What you are asked to do:
Transcribe only the last portion of the material: exactly the lines from the one with "For a diesel" through the end, inclusive.

Information:

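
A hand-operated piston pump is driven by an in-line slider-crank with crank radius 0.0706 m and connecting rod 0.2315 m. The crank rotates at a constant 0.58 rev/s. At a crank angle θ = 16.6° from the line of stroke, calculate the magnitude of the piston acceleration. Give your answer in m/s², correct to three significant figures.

1.14

ω = 2π·0.58 = 3.644 rad/s
x(θ) = r cosθ + √(L² − r² sin²θ); with ω constant, a = ω²·d²x/dθ².
d²x/dθ² = −r cosθ − r²(cos2θ)/√u − r⁴ sin²2θ/(4u^{3/2}),  u = L² − r² sin²θ = 0.0531854 m².
Substituting r = 0.0706 m, L = 0.2315 m, θ = 16.6°: d²x/dθ² = -0.085894 m.
a = ω²·d²x/dθ² = (3.644)²·(-0.085894) = -1.1407 m/s²;  |a| = 1.1407 m/s².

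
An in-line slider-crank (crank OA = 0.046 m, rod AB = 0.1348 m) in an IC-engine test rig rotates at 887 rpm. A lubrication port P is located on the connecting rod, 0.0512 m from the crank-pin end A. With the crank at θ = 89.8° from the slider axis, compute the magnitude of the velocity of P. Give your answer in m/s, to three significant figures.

ω = 92.89 rad/s.  Crank-pin speed |V_A| = rω = 4.2728 m/s, perpendicular to OA.
Rod angle: sinφ = −(r/L) sinθ ⇒ φ = -19.953°; ω_rod = −rω cosθ/√(L²−r²sin²θ) = -0.11771 rad/s.
V_P = V_A + ω_rod × AP, with AP = 0.0512 m along the rod.
Components: V_Px = −rω sinθ − a·ω_rod·sinφ = -4.2748 m/s;  V_Py = rω cosθ + a·ω_rod·cosφ = +0.0092498 m/s.
|V_P| = √(V_Px² + V_Py²) = 4.2748 m/s.

4.27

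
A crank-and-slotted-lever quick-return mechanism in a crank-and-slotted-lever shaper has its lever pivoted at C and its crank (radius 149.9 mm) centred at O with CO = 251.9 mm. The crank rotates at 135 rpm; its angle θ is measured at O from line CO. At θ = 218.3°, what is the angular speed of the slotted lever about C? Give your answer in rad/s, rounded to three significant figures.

ω = 14.14 rad/s (from 135 rpm).
Crank pin A relative to C: A = (d + r cosθ, r sinθ); lever angle φ = atan2(r sinθ, d + r cosθ).
Differentiating tanφ: φ̇ = rω(d cosθ + r)/(d² + r² + 2dr cosθ).
d² + r² + 2dr cosθ = |CA|² = 0.0266576 m²;  d cosθ + r = -0.047785 m.
|ω_lever| = |0.1499·14.14·-0.047785| / 0.0266576 = 3.7987 rad/s.

3.80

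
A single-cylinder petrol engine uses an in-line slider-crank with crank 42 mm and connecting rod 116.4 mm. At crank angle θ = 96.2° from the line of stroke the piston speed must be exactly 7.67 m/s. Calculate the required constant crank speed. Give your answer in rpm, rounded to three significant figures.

For an in-line slider-crank, |v_piston| = rω|sinθ|·[1 + r cosθ/√(L² − r² sin²θ)].
With r = 0.042 m, L = 0.1164 m, θ = 96.2°: the bracketed kinematic factor |dx/dθ| = 0.040011 m.
ω = v/|dx/dθ| = 7.67/0.040011 = 191.7 rad/s.
N = 60ω/(2π) = 1830.6 rpm.

1830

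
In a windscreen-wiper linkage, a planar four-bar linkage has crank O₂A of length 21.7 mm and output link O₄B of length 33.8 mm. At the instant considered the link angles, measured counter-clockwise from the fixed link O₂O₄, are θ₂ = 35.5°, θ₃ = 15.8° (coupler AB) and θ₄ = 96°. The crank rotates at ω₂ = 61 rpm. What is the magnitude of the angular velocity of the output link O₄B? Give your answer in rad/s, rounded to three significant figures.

ω₂ = 6.388 rad/s (from 61 rpm).
Differentiating the loop-closure r₂e^{iθ₂}+r₃e^{iθ₃}=r₁+r₄e^{iθ₄} gives r₂ω₂e^{iθ₂}+r₃ω₃e^{iθ₃}=r₄ω₄e^{iθ₄}.
Eliminating the other unknown: ω₄ = r₂ω₂ sin(θ₂−θ₃) / [r₄ sin(θ₄−θ₃)].
Numerator sine = +0.33710; denominator sine = +0.98541.
Result = 0.0217·6.388·(+0.33710) / (0.0338·(+0.98541)) = +1.4029 rad/s; magnitude 1.4029 rad/s.

1.40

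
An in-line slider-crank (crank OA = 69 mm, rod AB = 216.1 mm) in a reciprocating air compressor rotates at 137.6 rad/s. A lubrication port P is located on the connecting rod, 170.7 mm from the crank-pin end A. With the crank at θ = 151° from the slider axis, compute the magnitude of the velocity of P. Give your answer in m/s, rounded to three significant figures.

3.98

ω = 137.6 rad/s.  Crank-pin speed |V_A| = rω = 9.4944 m/s, perpendicular to OA.
Rod angle: sinφ = −(r/L) sinθ ⇒ φ = -8.905°; ω_rod = −rω cosθ/√(L²−r²sin²θ) = +38.895 rad/s.
V_P = V_A + ω_rod × AP, with AP = 0.1707 m along the rod.
Components: V_Px = −rω sinθ − a·ω_rod·sinφ = -3.5752 m/s;  V_Py = rω cosθ + a·ω_rod·cosφ = -1.7446 m/s.
|V_P| = √(V_Px² + V_Py²) = 3.9781 m/s.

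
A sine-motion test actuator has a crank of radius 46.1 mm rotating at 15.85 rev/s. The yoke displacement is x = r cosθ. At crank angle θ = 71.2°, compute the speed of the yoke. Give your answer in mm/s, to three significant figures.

ω = 99.59 rad/s (from 15.85 rev/s).
x = r cosθ ⇒ ẋ = −rω sinθ.
|v| = rω|sinθ| = 0.0461·99.59·|sin 71.2°| = 4.3461 m/s = 4346.1 mm/s.

4350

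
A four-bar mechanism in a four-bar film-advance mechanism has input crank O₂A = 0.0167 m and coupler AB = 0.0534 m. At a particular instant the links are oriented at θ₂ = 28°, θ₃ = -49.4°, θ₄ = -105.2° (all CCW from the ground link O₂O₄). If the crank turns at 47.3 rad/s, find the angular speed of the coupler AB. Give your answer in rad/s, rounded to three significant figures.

ω₂ = 47.3 rad/s
Differentiating the loop-closure r₂e^{iθ₂}+r₃e^{iθ₃}=r₁+r₄e^{iθ₄} gives r₂ω₂e^{iθ₂}+r₃ω₃e^{iθ₃}=r₄ω₄e^{iθ₄}.
Eliminating the other unknown: ω₃ = r₂ω₂ sin(θ₄−θ₂) / [r₃ sin(θ₃−θ₄)].
Numerator sine = -0.72897; denominator sine = +0.82708.
Result = 0.0167·47.3·(-0.72897) / (0.0534·(+0.82708)) = -13.038 rad/s; magnitude 13.038 rad/s.

13.0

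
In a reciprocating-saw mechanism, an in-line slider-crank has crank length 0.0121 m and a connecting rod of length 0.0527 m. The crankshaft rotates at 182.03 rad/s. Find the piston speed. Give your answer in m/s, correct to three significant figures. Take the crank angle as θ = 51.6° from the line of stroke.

1.98

ω = 182 rad/s
For an in-line slider-crank, x = r cosθ + √(L² − r² sin²θ), so v = −rω sinθ·[1 + r cosθ/√(L² − r² sin²θ)].
With r = 0.0121 m, L = 0.0527 m, θ = 51.6°: √(L² − r² sin²θ) = 0.05184 m.
v = −0.0121·182·0.78369·[1 + 0.0121·0.62115/0.05184] = -1.9764 m/s.
|v| = 1.9764 m/s.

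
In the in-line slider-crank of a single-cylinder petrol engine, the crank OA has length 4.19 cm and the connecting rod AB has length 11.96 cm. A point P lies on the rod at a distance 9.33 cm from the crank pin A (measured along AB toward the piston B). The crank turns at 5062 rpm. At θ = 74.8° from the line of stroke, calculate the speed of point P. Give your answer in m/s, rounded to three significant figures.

ω = 530.1 rad/s.  Crank-pin speed |V_A| = rω = 22.211 m/s, perpendicular to OA.
Rod angle: sinφ = −(r/L) sinθ ⇒ φ = -19.760°; ω_rod = −rω cosθ/√(L²−r²sin²θ) = -51.737 rad/s.
V_P = V_A + ω_rod × AP, with AP = 0.0933 m along the rod.
Components: V_Px = −rω sinθ − a·ω_rod·sinφ = -23.066 m/s;  V_Py = rω cosθ + a·ω_rod·cosφ = +1.2806 m/s.
|V_P| = √(V_Px² + V_Py²) = 23.101 m/s.

23.1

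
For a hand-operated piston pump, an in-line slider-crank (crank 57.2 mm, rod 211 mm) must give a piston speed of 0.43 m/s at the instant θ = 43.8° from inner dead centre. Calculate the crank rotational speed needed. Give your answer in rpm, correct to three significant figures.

For an in-line slider-crank, |v_piston| = rω|sinθ|·[1 + r cosθ/√(L² − r² sin²θ)].
With r = 0.0572 m, L = 0.211 m, θ = 43.8°: the bracketed kinematic factor |dx/dθ| = 0.047477 m.
ω = v/|dx/dθ| = 0.43/0.047477 = 9.057 rad/s.
N = 60ω/(2π) = 86.488 rpm.

86.5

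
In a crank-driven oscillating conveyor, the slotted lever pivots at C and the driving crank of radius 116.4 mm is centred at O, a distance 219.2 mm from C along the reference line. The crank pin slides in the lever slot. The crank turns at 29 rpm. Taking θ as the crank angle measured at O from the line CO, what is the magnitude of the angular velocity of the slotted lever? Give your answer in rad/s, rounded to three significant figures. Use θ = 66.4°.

ω = 3.037 rad/s (from 29 rpm).
Crank pin A relative to C: A = (d + r cosθ, r sinθ); lever angle φ = atan2(r sinθ, d + r cosθ).
Differentiating tanφ: φ̇ = rω(d cosθ + r)/(d² + r² + 2dr cosθ).
d² + r² + 2dr cosθ = |CA|² = 0.0820273 m²;  d cosθ + r = +0.20416 m.
|ω_lever| = |0.1164·3.037·+0.20416| / 0.0820273 = 0.8798 rad/s.

0.880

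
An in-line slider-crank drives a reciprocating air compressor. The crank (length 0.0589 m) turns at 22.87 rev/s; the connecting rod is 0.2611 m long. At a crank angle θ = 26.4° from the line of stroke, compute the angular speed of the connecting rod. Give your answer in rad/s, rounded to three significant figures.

29.2

ω = 143.7 rad/s (converted from 22.87 rev/s).
The rod makes angle φ with the slider axis where L sinφ = r sinθ; differentiating, L cosφ·φ̇ = r ω cosθ.
L cosφ = √(L² − r² sin²θ) = 0.25978 m.
|ω_rod| = r ω |cosθ| / √(L² − r² sin²θ) = 0.0589·143.7·0.89571/0.25978 = 29.182 rad/s.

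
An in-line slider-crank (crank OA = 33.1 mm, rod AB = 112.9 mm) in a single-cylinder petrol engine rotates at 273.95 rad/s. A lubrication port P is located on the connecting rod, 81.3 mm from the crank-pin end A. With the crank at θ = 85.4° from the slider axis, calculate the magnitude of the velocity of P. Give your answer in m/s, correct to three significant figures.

9.20

ω = 273.9 rad/s.  Crank-pin speed |V_A| = rω = 9.0677 m/s, perpendicular to OA.
Rod angle: sinφ = −(r/L) sinθ ⇒ φ = -16.992°; ω_rod = −rω cosθ/√(L²−r²sin²θ) = -6.7353 rad/s.
V_P = V_A + ω_rod × AP, with AP = 0.0813 m along the rod.
Components: V_Px = −rω sinθ − a·ω_rod·sinφ = -9.1986 m/s;  V_Py = rω cosθ + a·ω_rod·cosφ = +0.20355 m/s.
|V_P| = √(V_Px² + V_Py²) = 9.2008 m/s.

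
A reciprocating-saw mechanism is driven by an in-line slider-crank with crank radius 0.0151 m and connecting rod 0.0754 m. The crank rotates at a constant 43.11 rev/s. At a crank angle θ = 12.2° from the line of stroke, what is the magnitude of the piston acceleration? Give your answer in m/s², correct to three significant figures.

1290

ω = 2π·43.1 = 270.9 rad/s
x(θ) = r cosθ + √(L² − r² sin²θ); with ω constant, a = ω²·d²x/dθ².
d²x/dθ² = −r cosθ − r²(cos2θ)/√u − r⁴ sin²2θ/(4u^{3/2}),  u = L² − r² sin²θ = 0.00567498 m².
Substituting r = 0.0151 m, L = 0.0754 m, θ = 12.2°: d²x/dθ² = -0.017521 m.
a = ω²·d²x/dθ² = (270.9)²·(-0.017521) = -1285.5 m/s²;  |a| = 1285.5 m/s².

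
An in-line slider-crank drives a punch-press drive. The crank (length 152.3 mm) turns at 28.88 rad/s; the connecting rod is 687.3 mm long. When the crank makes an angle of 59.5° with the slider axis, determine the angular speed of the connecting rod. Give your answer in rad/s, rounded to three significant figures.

ω = 28.88 rad/s
The rod makes angle φ with the slider axis where L sinφ = r sinθ; differentiating, L cosφ·φ̇ = r ω cosθ.
L cosφ = √(L² − r² sin²θ) = 0.67466 m.
|ω_rod| = r ω |cosθ| / √(L² − r² sin²θ) = 0.1523·28.88·0.50754/0.67466 = 3.3089 rad/s.

3.31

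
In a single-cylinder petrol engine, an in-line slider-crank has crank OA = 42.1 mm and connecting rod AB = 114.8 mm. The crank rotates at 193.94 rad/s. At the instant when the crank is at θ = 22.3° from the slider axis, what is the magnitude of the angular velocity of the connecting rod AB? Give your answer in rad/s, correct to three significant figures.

66.4

ω = 193.9 rad/s
The rod makes angle φ with the slider axis where L sinφ = r sinθ; differentiating, L cosφ·φ̇ = r ω cosθ.
L cosφ = √(L² − r² sin²θ) = 0.11368 m.
|ω_rod| = r ω |cosθ| / √(L² − r² sin²θ) = 0.0421·193.9·0.92521/0.11368 = 66.45 rad/s.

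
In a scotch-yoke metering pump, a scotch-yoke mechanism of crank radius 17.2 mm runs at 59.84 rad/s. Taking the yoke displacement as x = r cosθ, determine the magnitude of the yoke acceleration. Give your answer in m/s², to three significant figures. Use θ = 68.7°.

22.4

ω = 59.84 rad/s
x = r cosθ ⇒ ẍ = −rω² cosθ (ω constant).
|a| = rω²|cosθ| = 0.0172·(59.84)²·|cos 68.7°| = 22.373 m/s².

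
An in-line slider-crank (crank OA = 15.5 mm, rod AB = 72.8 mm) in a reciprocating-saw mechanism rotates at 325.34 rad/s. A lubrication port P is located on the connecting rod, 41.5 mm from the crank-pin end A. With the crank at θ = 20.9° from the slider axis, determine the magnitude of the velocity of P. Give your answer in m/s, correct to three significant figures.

2.85

ω = 325.3 rad/s.  Crank-pin speed |V_A| = rω = 5.0428 m/s, perpendicular to OA.
Rod angle: sinφ = −(r/L) sinθ ⇒ φ = -4.356°; ω_rod = −rω cosθ/√(L²−r²sin²θ) = -64.899 rad/s.
V_P = V_A + ω_rod × AP, with AP = 0.0415 m along the rod.
Components: V_Px = −rω sinθ − a·ω_rod·sinφ = -2.0035 m/s;  V_Py = rω cosθ + a·ω_rod·cosφ = +2.0255 m/s.
|V_P| = √(V_Px² + V_Py²) = 2.849 m/s.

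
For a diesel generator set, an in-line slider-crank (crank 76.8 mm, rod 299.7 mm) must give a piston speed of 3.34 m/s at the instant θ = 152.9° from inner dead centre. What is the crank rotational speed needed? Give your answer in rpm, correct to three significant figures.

For an in-line slider-crank, |v_piston| = rω|sinθ|·[1 + r cosθ/√(L² − r² sin²θ)].
With r = 0.0768 m, L = 0.2997 m, θ = 152.9°: the bracketed kinematic factor |dx/dθ| = 0.02695 m.
ω = v/|dx/dθ| = 3.34/0.02695 = 123.93 rad/s.
N = 60ω/(2π) = 1183.5 rpm.

1180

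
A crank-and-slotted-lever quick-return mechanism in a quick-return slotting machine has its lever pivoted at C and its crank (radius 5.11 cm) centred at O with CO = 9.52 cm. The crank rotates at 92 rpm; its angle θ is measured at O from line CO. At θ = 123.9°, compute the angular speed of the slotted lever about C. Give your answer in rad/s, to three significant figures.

ω = 9.634 rad/s (from 92 rpm).
Crank pin A relative to C: A = (d + r cosθ, r sinθ); lever angle φ = atan2(r sinθ, d + r cosθ).
Differentiating tanφ: φ̇ = rω(d cosθ + r)/(d² + r² + 2dr cosθ).
d² + r² + 2dr cosθ = |CA|² = 0.0062477 m²;  d cosθ + r = -0.0019973 m.
|ω_lever| = |0.0511·9.634·-0.0019973| / 0.0062477 = 0.15739 rad/s.

0.157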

Exercise solution:
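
For a diesel generator set, an in-line slider-crank (crank 76.8 mm, rod 299.7 mm) must give a piston speed of 3.34 m/s at the instant θ = 152.9° from inner dead centre. What is the crank rotational speed needed? Give your answer in rpm, correct to three significant figures.

For an in-line slider-crank, |v_piston| = rω|sinθ|·[1 + r cosθ/√(L² − r² sin²θ)].
With r = 0.0768 m, L = 0.2997 m, θ = 152.9°: the bracketed kinematic factor |dx/dθ| = 0.02695 m.
ω = v/|dx/dθ| = 3.34/0.02695 = 123.93 rad/s.
N = 60ω/(2π) = 1183.5 rpm.

1180

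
A crank-and-slotted-lever quick-return mechanism in a quick-return slotting machine has its lever pivoted at C and its crank (radius 5.11 cm) centred at O with CO = 9.52 cm. The crank rotates at 92 rpm; its angle θ is measured at O from line CO. At θ = 123.9°, compute the angular speed of the slotted lever about C. Give your answer in rad/s, to three significant figures.

ω = 9.634 rad/s (from 92 rpm).
Crank pin A relative to C: A = (d + r cosθ, r sinθ); lever angle φ = atan2(r sinθ, d + r cosθ).
Differentiating tanφ: φ̇ = rω(d cosθ + r)/(d² + r² + 2dr cosθ).
d² + r² + 2dr cosθ = |CA|² = 0.0062477 m²;  d cosθ + r = -0.0019973 m.
|ω_lever| = |0.0511·9.634·-0.0019973| / 0.0062477 = 0.15739 rad/s.

0.157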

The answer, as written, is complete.